··· Records to process

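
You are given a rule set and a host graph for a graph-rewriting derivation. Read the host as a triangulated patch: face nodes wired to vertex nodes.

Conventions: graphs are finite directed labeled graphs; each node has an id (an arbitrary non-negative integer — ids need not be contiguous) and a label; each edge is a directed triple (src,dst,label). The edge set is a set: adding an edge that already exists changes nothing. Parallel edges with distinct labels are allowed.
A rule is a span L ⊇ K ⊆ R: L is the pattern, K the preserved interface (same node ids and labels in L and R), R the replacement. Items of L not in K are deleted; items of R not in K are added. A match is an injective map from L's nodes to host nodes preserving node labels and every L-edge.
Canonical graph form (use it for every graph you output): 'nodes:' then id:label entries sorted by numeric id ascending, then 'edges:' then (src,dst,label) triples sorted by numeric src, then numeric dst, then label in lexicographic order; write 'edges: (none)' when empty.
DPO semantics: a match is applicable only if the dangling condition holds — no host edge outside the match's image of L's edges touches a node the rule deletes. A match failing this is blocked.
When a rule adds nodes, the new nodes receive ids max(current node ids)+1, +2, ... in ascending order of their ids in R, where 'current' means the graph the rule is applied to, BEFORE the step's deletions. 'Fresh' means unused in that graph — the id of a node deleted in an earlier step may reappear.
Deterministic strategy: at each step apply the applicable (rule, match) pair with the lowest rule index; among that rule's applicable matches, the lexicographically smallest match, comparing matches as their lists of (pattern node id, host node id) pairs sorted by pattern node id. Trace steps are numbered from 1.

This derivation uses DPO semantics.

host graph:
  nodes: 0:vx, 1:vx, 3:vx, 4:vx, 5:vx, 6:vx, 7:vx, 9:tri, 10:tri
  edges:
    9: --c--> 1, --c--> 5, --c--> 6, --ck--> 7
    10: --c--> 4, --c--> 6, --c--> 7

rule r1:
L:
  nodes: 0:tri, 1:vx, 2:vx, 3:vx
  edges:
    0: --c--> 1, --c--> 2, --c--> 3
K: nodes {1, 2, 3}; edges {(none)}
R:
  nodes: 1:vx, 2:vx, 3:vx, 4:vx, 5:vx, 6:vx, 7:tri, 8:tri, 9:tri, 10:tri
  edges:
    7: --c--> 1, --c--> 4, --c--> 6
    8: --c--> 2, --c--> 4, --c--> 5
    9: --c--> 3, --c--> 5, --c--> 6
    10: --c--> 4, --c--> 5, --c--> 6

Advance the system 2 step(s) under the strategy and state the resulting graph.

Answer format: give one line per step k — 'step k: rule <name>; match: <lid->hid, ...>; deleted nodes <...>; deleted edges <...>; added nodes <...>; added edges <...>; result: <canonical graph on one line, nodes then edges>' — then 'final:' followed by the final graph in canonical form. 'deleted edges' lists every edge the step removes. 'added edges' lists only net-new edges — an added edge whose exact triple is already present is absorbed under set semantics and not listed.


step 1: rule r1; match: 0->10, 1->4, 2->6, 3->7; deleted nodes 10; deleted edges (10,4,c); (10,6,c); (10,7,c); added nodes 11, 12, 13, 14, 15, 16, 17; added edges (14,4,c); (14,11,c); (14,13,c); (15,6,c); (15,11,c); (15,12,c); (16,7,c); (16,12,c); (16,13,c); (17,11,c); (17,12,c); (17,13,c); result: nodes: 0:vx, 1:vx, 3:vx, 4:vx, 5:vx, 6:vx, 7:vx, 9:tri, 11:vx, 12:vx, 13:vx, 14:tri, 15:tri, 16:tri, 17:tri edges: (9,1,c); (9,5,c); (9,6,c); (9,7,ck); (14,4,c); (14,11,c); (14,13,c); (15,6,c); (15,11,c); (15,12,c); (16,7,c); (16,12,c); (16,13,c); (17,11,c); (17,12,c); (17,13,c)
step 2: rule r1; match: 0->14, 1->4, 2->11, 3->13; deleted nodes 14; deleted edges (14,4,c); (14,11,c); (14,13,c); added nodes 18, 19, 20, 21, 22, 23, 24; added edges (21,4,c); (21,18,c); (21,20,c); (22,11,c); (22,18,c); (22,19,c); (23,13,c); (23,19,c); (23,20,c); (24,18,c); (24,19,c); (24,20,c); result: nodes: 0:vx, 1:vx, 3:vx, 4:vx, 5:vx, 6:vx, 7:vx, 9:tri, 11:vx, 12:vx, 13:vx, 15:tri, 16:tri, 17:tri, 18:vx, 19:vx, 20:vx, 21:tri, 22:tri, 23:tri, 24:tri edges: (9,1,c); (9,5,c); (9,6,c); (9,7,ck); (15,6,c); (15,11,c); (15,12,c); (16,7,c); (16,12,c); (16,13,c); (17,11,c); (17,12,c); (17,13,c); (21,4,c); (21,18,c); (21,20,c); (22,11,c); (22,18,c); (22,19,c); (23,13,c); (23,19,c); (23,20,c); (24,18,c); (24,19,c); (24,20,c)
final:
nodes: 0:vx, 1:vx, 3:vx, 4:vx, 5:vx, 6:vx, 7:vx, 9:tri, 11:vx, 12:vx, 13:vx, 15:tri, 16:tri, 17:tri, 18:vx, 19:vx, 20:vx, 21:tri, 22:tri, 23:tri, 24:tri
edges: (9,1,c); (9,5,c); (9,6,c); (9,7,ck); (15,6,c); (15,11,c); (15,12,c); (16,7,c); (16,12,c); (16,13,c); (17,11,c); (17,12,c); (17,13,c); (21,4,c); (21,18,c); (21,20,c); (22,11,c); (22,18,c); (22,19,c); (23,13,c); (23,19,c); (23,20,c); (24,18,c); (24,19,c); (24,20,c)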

······

* _Exercise goal_: For every line above that has "none" in it, copy the line.

* _Exercise result_:
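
Canonical graph form (use it for every graph you output): 'nodes:' then id:label entries sorted by numeric id ascending, then 'edges:' then (src,dst,label) triples sorted by numeric src, then numeric dst, then label in lexicographic order; write 'edges: (none)' when empty.
K: nodes {1, 2, 3}; edges {(none)}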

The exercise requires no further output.